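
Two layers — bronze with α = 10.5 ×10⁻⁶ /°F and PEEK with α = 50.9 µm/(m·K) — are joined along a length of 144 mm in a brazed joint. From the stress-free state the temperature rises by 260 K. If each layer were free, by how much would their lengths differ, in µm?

1200 µm

bronze: α = 10.5×10⁻⁶/°F × 9/5 = 18.9×10⁻⁶/K.
Δα = |18.9 − 50.9|×10⁻⁶/K = 32.0×10⁻⁶/K.
ΔL_mismatch = Δα·L·ΔT = 32.0×10⁻⁶ × 144.0 mm × 260.0 K = 1200 µm.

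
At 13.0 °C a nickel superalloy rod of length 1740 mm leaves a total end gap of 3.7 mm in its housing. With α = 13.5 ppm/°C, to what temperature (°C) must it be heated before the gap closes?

α·L₀·ΔT = 3.7 mm ⇒ ΔT = 3.7 / (13.5×10⁻⁶ × 1740.0) = 157.5 K.
T = 13.0 + 157.5 = 170.5 °C.

171 °C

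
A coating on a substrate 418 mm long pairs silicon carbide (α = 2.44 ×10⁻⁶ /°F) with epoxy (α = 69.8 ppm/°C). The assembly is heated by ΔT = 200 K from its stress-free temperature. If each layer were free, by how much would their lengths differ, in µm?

silicon carbide: α = 2.44×10⁻⁶/°F × 9/5 = 4.39×10⁻⁶/K.
Δα = |4.39 − 69.8|×10⁻⁶/K = 65.4×10⁻⁶/K.
ΔL_mismatch = Δα·L·ΔT = 65.4×10⁻⁶ × 418.0 mm × 200.0 K = 5470 µm.

5470 µm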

### What needs to be done
In the listing above, the line containing "A coating on" and all lines after it are to be restated word for word.

### Answer to the exercise
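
A coating on a substrate 418 mm long pairs silicon carbide (α = 2.44 ×10⁻⁶ /°F) with epoxy (α = 69.8 ppm/°C). The assembly is heated by ΔT = 200 K from its stress-free temperature. If each layer were free, by how much would their lengths differ, in µm?

silicon carbide: α = 2.44×10⁻⁶/°F × 9/5 = 4.39×10⁻⁶/K.
Δα = |4.39 − 69.8|×10⁻⁶/K = 65.4×10⁻⁶/K.
ΔL_mismatch = Δα·L·ΔT = 65.4×10⁻⁶ × 418.0 mm × 200.0 K = 5470 µm.

5470 µm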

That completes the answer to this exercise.